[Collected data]
+===+

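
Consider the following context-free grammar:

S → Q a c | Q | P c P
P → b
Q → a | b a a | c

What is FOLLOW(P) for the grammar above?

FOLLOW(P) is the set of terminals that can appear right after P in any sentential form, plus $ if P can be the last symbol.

We compute FOLLOW(P) using the standard algorithm.
FOLLOW(S) starts with {$}.
FIRST(P) = {b}
FIRST(Q) = {a, b, c}
FIRST(S) = {a, b, c}
FOLLOW(P) = {$, c}
FOLLOW(Q) = {$, a}
FOLLOW(S) = {$}
Therefore, FOLLOW(P) = {$, c}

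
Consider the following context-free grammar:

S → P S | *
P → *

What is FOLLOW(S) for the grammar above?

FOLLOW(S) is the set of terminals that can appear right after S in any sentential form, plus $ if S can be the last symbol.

We compute FOLLOW(S) using the standard algorithm.
FOLLOW(S) starts with {$}.
FIRST(P) = {*}
FIRST(S) = {*}
FOLLOW(P) = {*}
FOLLOW(S) = {$}
Therefore, FOLLOW(S) = {$}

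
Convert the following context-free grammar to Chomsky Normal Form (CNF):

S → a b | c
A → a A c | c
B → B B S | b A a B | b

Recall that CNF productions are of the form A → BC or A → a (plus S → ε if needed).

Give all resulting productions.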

+===+

- Aim of the task
Beginning at the line that holds "Recall that CNF", reproduce the lines exactly up to and including the final line of the entries.

- Task result
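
Recall that CNF productions are of the form A → BC or A → a (plus S → ε if needed).

Give all resulting productions.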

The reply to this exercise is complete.